** Opening Data in this exercise block **

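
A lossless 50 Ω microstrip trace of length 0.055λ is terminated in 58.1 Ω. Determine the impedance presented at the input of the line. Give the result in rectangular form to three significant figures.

Z_in ≈ 55.9 − j5.37 Ω

βl = 2π × 0.055 = 19.8°
tan(βl) = tan(19.8°) = 0.36
Z_in = Z_0·(Z_L + jZ_0·tanβl)/(Z_0 + jZ_L·tanβl)
     = 50·(58.1 + j18)/(50 + j20.9)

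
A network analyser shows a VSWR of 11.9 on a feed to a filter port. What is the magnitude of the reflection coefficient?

|Γ| ≈ 0.845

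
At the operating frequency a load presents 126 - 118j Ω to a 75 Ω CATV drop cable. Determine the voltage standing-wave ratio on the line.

Γ = (Z_L − Z_0)/(Z_L + Z_0) = (51 − j118)/(201 − j118)
|Γ| = 129/233 = 0.552
VSWR = (1 + |Γ|)/(1 − |Γ|) = 1.55/0.448

VSWR ≈ 3.46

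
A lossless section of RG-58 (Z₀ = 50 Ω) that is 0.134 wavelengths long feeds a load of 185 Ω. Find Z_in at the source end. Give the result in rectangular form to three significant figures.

βl = 2π × 0.134 = 48.2°
tan(βl) = tan(48.2°) = 1.12
Z_in = Z_0·(Z_L + jZ_0·tanβl)/(Z_0 + jZ_L·tanβl)
     = 50·(185 + j56)/(50 + j207)

Z_in ≈ 22.9 − j39.1 Ω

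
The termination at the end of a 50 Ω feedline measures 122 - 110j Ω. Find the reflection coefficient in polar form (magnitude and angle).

Γ = (Z_L − Z_0)/(Z_L + Z_0) = (72 − j110)/(172 − j110)
|Γ| = 131/204 = 0.644

Γ ≈ 0.644 ∠ -24.2°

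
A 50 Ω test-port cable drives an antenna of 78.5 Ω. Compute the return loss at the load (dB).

RL ≈ 13.1 dB

Γ = (78.5 − 50)/(78.5 + 50) = 0.222
RL = −20·log₁₀|Γ| = −20·log₁₀(0.222)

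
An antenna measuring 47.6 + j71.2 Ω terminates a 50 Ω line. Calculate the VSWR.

VSWR ≈ 3.87

Γ = (Z_L − Z_0)/(Z_L + Z_0) = (-2.4 + j71.2)/(97.6 + j71.2)
|Γ| = 71.2/121 = 0.59
VSWR = (1 + |Γ|)/(1 − |Γ|) = 1.59/0.41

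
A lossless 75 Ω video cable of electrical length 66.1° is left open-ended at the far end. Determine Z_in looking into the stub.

Z_in ≈ −j33.2 Ω

tan(βl) = 2.26
For an open-ended stub, Z_in = −jZ_0·cot(βl) = −jZ_0/tan(βl)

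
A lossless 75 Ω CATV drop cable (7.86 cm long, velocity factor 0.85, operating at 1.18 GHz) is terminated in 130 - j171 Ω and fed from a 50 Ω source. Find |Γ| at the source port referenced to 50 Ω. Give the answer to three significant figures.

λ = v/f = 0.85·c / 1.18 GHz = 0.216 m
βl = 2π·l/λ = 2π × 0.364 = 131°
tan(βl) = -1.15
Z_in = Z_0·(Z_L + jZ_0·tanβl)/(Z_0 + jZ_L·tanβl) = 45.6 + j102 Ω
Γ_s = (Z_in − Z_s)/(Z_in + Z_s) = (-4.44 + j102)/(95.6 + j102), |Γ_s| = 0.731

|Γ| ≈ 0.731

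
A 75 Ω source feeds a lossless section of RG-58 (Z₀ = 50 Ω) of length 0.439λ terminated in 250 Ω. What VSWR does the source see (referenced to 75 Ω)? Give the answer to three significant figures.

VSWR ≈ 3.94

βl = 2π × 0.439 = 158°
tan(βl) = -0.403
Z_in = Z_0·(Z_L + jZ_0·tanβl)/(Z_0 + jZ_L·tanβl) = 57.4 + j95.5 Ω
Γ_s = (Z_in − Z_s)/(Z_in + Z_s) = (-17.6 + j95.5)/(132 + j95.5), |Γ_s| = 0.595
VSWR = (1 + |Γ_s|)/(1 − |Γ_s|)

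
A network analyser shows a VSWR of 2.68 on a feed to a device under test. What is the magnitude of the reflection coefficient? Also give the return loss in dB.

|Γ| = (S − 1)/(S + 1) = (2.68 − 1)/(2.68 + 1) = 1.68/3.68
RL = −20·log₁₀|Γ| = −20·log₁₀(0.457)

|Γ| ≈ 0.457; return loss ≈ 6.81 dB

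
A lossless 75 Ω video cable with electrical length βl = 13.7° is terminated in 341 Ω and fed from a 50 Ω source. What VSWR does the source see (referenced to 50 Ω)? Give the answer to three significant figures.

tan(βl) = 0.244
Z_in = Z_0·(Z_L + jZ_0·tanβl)/(Z_0 + jZ_L·tanβl) = 162 − j161 Ω
Γ_s = (Z_in − Z_s)/(Z_in + Z_s) = (112 − j161)/(212 − j161), |Γ_s| = 0.737
VSWR = (1 + |Γ_s|)/(1 − |Γ_s|)

VSWR ≈ 6.61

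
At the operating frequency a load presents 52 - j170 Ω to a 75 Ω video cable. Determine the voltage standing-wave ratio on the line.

VSWR ≈ 9.44

Γ = (Z_L − Z_0)/(Z_L + Z_0) = (-23 − j170)/(127 − j170)
|Γ| = 172/212 = 0.808
VSWR = (1 + |Γ|)/(1 − |Γ|) = 1.81/0.192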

** Closing Data in this exercise block **

=== Problem to solve ===
Write out the lines above, starting at the line that contains "At the operating frequency a load presents 52" and ending with the final line, and nothing else; copy them exactly.

=== Answer area ===
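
At the operating frequency a load presents 52 - j170 Ω to a 75 Ω video cable. Determine the voltage standing-wave ratio on the line.

VSWR ≈ 9.44

Γ = (Z_L − Z_0)/(Z_L + Z_0) = (-23 − j170)/(127 − j170)
|Γ| = 172/212 = 0.808
VSWR = (1 + |Γ|)/(1 − |Γ|) = 1.81/0.192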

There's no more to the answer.